*** Dataset content Section Begins ***

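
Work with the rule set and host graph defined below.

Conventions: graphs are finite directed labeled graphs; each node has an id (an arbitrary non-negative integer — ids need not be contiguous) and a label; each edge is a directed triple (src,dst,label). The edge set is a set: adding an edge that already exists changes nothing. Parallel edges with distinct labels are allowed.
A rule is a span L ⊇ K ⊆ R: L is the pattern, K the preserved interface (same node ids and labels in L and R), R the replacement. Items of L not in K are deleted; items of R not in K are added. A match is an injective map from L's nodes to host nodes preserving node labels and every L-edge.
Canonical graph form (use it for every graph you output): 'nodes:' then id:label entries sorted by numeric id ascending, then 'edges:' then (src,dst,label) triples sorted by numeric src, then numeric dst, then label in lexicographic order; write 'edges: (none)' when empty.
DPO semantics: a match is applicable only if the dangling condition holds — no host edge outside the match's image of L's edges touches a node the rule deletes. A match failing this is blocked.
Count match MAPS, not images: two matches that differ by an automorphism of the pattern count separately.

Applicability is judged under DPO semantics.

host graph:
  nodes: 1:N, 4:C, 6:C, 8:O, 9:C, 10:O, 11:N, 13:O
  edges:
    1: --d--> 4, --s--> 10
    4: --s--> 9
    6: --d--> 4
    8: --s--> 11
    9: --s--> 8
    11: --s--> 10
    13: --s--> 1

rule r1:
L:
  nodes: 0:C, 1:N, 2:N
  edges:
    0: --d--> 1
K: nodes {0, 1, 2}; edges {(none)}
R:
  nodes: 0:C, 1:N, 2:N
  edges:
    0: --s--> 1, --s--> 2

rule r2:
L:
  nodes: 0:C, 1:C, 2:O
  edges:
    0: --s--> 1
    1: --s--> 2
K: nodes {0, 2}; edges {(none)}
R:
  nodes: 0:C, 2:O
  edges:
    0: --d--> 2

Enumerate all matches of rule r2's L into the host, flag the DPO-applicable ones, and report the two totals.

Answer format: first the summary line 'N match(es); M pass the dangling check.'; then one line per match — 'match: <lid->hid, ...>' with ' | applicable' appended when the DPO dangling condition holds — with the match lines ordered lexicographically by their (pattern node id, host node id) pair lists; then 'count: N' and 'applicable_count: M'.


1 match(es); 1 pass the dangling check.
match: 0->4, 1->9, 2->8 | applicable
count: 1
applicable_count: 1


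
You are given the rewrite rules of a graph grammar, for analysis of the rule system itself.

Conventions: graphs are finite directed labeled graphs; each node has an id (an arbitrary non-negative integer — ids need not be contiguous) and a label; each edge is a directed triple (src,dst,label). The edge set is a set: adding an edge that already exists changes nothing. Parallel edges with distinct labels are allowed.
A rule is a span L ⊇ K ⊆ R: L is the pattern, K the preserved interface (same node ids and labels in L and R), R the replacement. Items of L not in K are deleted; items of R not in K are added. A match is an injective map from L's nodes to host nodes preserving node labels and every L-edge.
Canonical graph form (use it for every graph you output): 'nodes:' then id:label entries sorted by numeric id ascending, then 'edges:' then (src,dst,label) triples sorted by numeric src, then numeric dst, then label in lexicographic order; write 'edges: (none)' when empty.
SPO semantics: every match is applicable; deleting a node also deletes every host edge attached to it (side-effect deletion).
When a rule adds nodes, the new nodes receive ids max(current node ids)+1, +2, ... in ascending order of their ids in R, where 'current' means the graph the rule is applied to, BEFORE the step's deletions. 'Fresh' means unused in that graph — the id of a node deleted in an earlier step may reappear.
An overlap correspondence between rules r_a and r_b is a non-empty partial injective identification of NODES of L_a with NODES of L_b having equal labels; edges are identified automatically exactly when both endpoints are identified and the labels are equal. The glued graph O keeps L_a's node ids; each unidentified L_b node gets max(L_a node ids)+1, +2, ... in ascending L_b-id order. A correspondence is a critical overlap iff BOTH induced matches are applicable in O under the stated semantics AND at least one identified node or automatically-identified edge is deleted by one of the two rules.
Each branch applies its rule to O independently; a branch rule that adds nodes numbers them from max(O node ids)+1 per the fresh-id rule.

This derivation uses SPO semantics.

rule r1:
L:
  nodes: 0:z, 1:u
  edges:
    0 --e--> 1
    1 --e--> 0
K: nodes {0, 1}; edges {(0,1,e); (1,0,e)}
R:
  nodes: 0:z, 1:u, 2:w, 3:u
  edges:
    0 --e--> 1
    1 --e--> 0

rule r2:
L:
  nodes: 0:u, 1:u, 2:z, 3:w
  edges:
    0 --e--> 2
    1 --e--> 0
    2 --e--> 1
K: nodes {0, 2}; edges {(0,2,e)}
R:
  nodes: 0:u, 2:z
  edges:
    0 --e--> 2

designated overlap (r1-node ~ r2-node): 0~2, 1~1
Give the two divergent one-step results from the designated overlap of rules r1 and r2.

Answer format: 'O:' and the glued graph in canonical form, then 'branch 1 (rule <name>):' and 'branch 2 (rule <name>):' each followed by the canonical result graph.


O:
nodes: 0:z, 1:u, 2:u, 3:w
edges: (0,1,e); (1,0,e); (1,2,e); (2,0,e)
branch 1 (rule r1):
nodes: 0:z, 1:u, 2:u, 3:w, 4:w, 5:u
edges: (0,1,e); (1,0,e); (1,2,e); (2,0,e)
branch 2 (rule r2):
nodes: 0:z, 2:u
edges: (2,0,e)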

*** Dataset content Section Ends ***

### Task instructions
Retype all of the entries shown above, exactly.

### Reply to the exercise
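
Work with the rule set and host graph defined below.

Conventions: graphs are finite directed labeled graphs; each node has an id (an arbitrary non-negative integer — ids need not be contiguous) and a label; each edge is a directed triple (src,dst,label). The edge set is a set: adding an edge that already exists changes nothing. Parallel edges with distinct labels are allowed.
A rule is a span L ⊇ K ⊆ R: L is the pattern, K the preserved interface (same node ids and labels in L and R), R the replacement. Items of L not in K are deleted; items of R not in K are added. A match is an injective map from L's nodes to host nodes preserving node labels and every L-edge.
Canonical graph form (use it for every graph you output): 'nodes:' then id:label entries sorted by numeric id ascending, then 'edges:' then (src,dst,label) triples sorted by numeric src, then numeric dst, then label in lexicographic order; write 'edges: (none)' when empty.
DPO semantics: a match is applicable only if the dangling condition holds — no host edge outside the match's image of L's edges touches a node the rule deletes. A match failing this is blocked.
Count match MAPS, not images: two matches that differ by an automorphism of the pattern count separately.

Applicability is judged under DPO semantics.

host graph:
  nodes: 1:N, 4:C, 6:C, 8:O, 9:C, 10:O, 11:N, 13:O
  edges:
    1: --d--> 4, --s--> 10
    4: --s--> 9
    6: --d--> 4
    8: --s--> 11
    9: --s--> 8
    11: --s--> 10
    13: --s--> 1

rule r1:
L:
  nodes: 0:C, 1:N, 2:N
  edges:
    0: --d--> 1
K: nodes {0, 1, 2}; edges {(none)}
R:
  nodes: 0:C, 1:N, 2:N
  edges:
    0: --s--> 1, --s--> 2

rule r2:
L:
  nodes: 0:C, 1:C, 2:O
  edges:
    0: --s--> 1
    1: --s--> 2
K: nodes {0, 2}; edges {(none)}
R:
  nodes: 0:C, 2:O
  edges:
    0: --d--> 2

Enumerate all matches of rule r2's L into the host, flag the DPO-applicable ones, and report the two totals.

Answer format: first the summary line 'N match(es); M pass the dangling check.'; then one line per match — 'match: <lid->hid, ...>' with ' | applicable' appended when the DPO dangling condition holds — with the match lines ordered lexicographically by their (pattern node id, host node id) pair lists; then 'count: N' and 'applicable_count: M'.


1 match(es); 1 pass the dangling check.
match: 0->4, 1->9, 2->8 | applicable
count: 1
applicable_count: 1


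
You are given the rewrite rules of a graph grammar, for analysis of the rule system itself.

Conventions: graphs are finite directed labeled graphs; each node has an id (an arbitrary non-negative integer — ids need not be contiguous) and a label; each edge is a directed triple (src,dst,label). The edge set is a set: adding an edge that already exists changes nothing. Parallel edges with distinct labels are allowed.
A rule is a span L ⊇ K ⊆ R: L is the pattern, K the preserved interface (same node ids and labels in L and R), R the replacement. Items of L not in K are deleted; items of R not in K are added. A match is an injective map from L's nodes to host nodes preserving node labels and every L-edge.
Canonical graph form (use it for every graph you output): 'nodes:' then id:label entries sorted by numeric id ascending, then 'edges:' then (src,dst,label) triples sorted by numeric src, then numeric dst, then label in lexicographic order; write 'edges: (none)' when empty.
SPO semantics: every match is applicable; deleting a node also deletes every host edge attached to it (side-effect deletion).
When a rule adds nodes, the new nodes receive ids max(current node ids)+1, +2, ... in ascending order of their ids in R, where 'current' means the graph the rule is applied to, BEFORE the step's deletions. 'Fresh' means unused in that graph — the id of a node deleted in an earlier step may reappear.
An overlap correspondence between rules r_a and r_b is a non-empty partial injective identification of NODES of L_a with NODES of L_b having equal labels; edges are identified automatically exactly when both endpoints are identified and the labels are equal. The glued graph O keeps L_a's node ids; each unidentified L_b node gets max(L_a node ids)+1, +2, ... in ascending L_b-id order. A correspondence is a critical overlap iff BOTH induced matches are applicable in O under the stated semantics AND at least one identified node or automatically-identified edge is deleted by one of the two rules.
Each branch applies its rule to O independently; a branch rule that adds nodes numbers them from max(O node ids)+1 per the fresh-id rule.

This derivation uses SPO semantics.

rule r1:
L:
  nodes: 0:z, 1:u
  edges:
    0 --e--> 1
    1 --e--> 0
K: nodes {0, 1}; edges {(0,1,e); (1,0,e)}
R:
  nodes: 0:z, 1:u, 2:w, 3:u
  edges:
    0 --e--> 1
    1 --e--> 0

rule r2:
L:
  nodes: 0:u, 1:u, 2:z, 3:w
  edges:
    0 --e--> 2
    1 --e--> 0
    2 --e--> 1
K: nodes {0, 2}; edges {(0,2,e)}
R:
  nodes: 0:u, 2:z
  edges:
    0 --e--> 2

designated overlap (r1-node ~ r2-node): 0~2, 1~1
Give the two divergent one-step results from the designated overlap of rules r1 and r2.

Answer format: 'O:' and the glued graph in canonical form, then 'branch 1 (rule <name>):' and 'branch 2 (rule <name>):' each followed by the canonical result graph.


O:
nodes: 0:z, 1:u, 2:u, 3:w
edges: (0,1,e); (1,0,e); (1,2,e); (2,0,e)
branch 1 (rule r1):
nodes: 0:z, 1:u, 2:u, 3:w, 4:w, 5:u
edges: (0,1,e); (1,0,e); (1,2,e); (2,0,e)
branch 2 (rule r2):
nodes: 0:z, 2:u
edges: (2,0,e)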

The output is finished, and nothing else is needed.